DATA EXCERPTS →
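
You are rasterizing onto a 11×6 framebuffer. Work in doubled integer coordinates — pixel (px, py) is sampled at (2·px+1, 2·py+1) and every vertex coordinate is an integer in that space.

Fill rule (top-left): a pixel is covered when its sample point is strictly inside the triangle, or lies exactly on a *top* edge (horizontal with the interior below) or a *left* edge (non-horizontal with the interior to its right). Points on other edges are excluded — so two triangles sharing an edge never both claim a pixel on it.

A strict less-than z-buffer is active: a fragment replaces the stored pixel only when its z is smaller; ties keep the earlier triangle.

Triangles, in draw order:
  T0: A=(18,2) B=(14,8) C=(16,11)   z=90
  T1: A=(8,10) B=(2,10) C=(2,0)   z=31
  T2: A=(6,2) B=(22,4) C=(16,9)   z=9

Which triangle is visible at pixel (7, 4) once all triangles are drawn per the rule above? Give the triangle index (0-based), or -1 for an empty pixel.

T0:
  2·area = 24  (B↔C swapped to make it positive)
  edge (18, 2)→(16, 11): d=(-2,9) right/bottom  bias=-1
  edge (16, 11)→(14, 8): d=(-2,-3) top-left  bias=+0
  edge (14, 8)→(18, 2): d=(4,-6) top-left  bias=+0
    (8,2)@(17, 5): e=[3,15,6] → X
    (9,2)@(19, 5): e=[-15,21,18] → .
    (7,3)@(15, 7): e=[17,5,2] → X
    (8,3)@(17, 7): e=[-1,11,14] → .
    (7,4)@(15, 9): e=[13,1,10] → X
    (8,4)@(17, 9): e=[-5,7,22] → .
    (7,5)@(15, 11): e=[9,-3,18] → .
  covered (3 px):
    . . . . . . . . . . .
    . . . . . . . . . . .
    . . . . . . . . X . .
    . . . . . . . X . . .
    . . . . . . . X . . .
    . . . . . . . . . . .
T1:
  2·area = 60
  edge (8, 10)→(2, 10): d=(-6,0) right/bottom  bias=-1
  edge (2, 10)→(2, 0): d=(0,-10) top-left  bias=+0
  edge (2, 0)→(8, 10): d=(6,10) right/bottom  bias=-1
    (1,1)@(3, 3): e=[42,10,8] → X
    (2,1)@(5, 3): e=[42,30,-12] → .
    (1,2)@(3, 5): e=[30,10,20] → X
    (2,2)@(5, 5): e=[30,30,0] → .  [on edge]
    (1,3)@(3, 7): e=[18,10,32] → X
    (2,3)@(5, 7): e=[18,30,12] → X
    (3,3)@(7, 7): e=[18,50,-8] → .
    (1,4)@(3, 9): e=[6,10,44] → X
    (3,4)@(7, 9): e=[6,50,4] → X
    (4,4)@(9, 9): e=[6,70,-16] → .
    (1,5)@(3, 11): e=[-6,10,56] → .
    (2,5)@(5, 11): e=[-6,30,36] → .
  covered (7 px):
    . . . . . . . . . . .
    . X . . . . . . . . .
    . X . . . . . . . . .
    . X X . . . . . . . .
    . X X X . . . . . . .
    . . . . . . . . . . .
T2:
  2·area = 92
  edge (6, 2)→(22, 4): d=(16,2) right/bottom  bias=-1
  edge (22, 4)→(16, 9): d=(-6,5) right/bottom  bias=-1
  edge (16, 9)→(6, 2): d=(-10,-7) top-left  bias=+0
    (4,1)@(9, 3): e=[10,71,11] → X
    (5,1)@(11, 3): e=[6,61,25] → X
    (6,1)@(13, 3): e=[2,51,39] → X
    (7,1)@(15, 3): e=[-2,41,53] → .
    (4,2)@(9, 5): e=[42,59,-9] → .
    (5,2)@(11, 5): e=[38,49,5] → X
    (7,2)@(15, 5): e=[30,29,33] → X
    (8,2)@(17, 5): e=[26,19,47] → X
    (9,2)@(19, 5): e=[22,9,61] → X
    (10,2)@(21, 5): e=[18,-1,75] → .
    (5,3)@(11, 7): e=[70,37,-15] → .
    (6,3)@(13, 7): e=[66,27,-1] → .
  covered (10 px):
    . . . . . . . . . . .
    . . . . X X X . . . .
    . . . . . X X X X X .
    . . . . . . . X X . .
    . . . . . . . . . . .
    . . . . . . . . . . .

Z-buffer (winner per pixel, '.' = empty):
  . . . . . . . . . . .
  . 1 . . 2 2 2 . . . .
  . 1 . . . 2 2 2 2 2 .
  . 1 1 . . . . 2 2 . .
  . 1 1 1 . . . 0 . . .
  . . . . . . . . . . .

Answer: 0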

EXERCISE OBJECTIVE →
For this exercise, please copy exactly the lines of the material above from its first line through the line where "T2: A=(6,2) B=(22,4)" appears.

SOLUTION TO THIS TASK →
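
You are rasterizing onto a 11×6 framebuffer. Work in doubled integer coordinates — pixel (px, py) is sampled at (2·px+1, 2·py+1) and every vertex coordinate is an integer in that space.

Fill rule (top-left): a pixel is covered when its sample point is strictly inside the triangle, or lies exactly on a *top* edge (horizontal with the interior below) or a *left* edge (non-horizontal with the interior to its right). Points on other edges are excluded — so two triangles sharing an edge never both claim a pixel on it.

A strict less-than z-buffer is active: a fragment replaces the stored pixel only when its z is smaller; ties keep the earlier triangle.

Triangles, in draw order:
  T0: A=(18,2) B=(14,8) C=(16,11)   z=90
  T1: A=(8,10) B=(2,10) C=(2,0)   z=31
  T2: A=(6,2) B=(22,4) C=(16,9)   z=9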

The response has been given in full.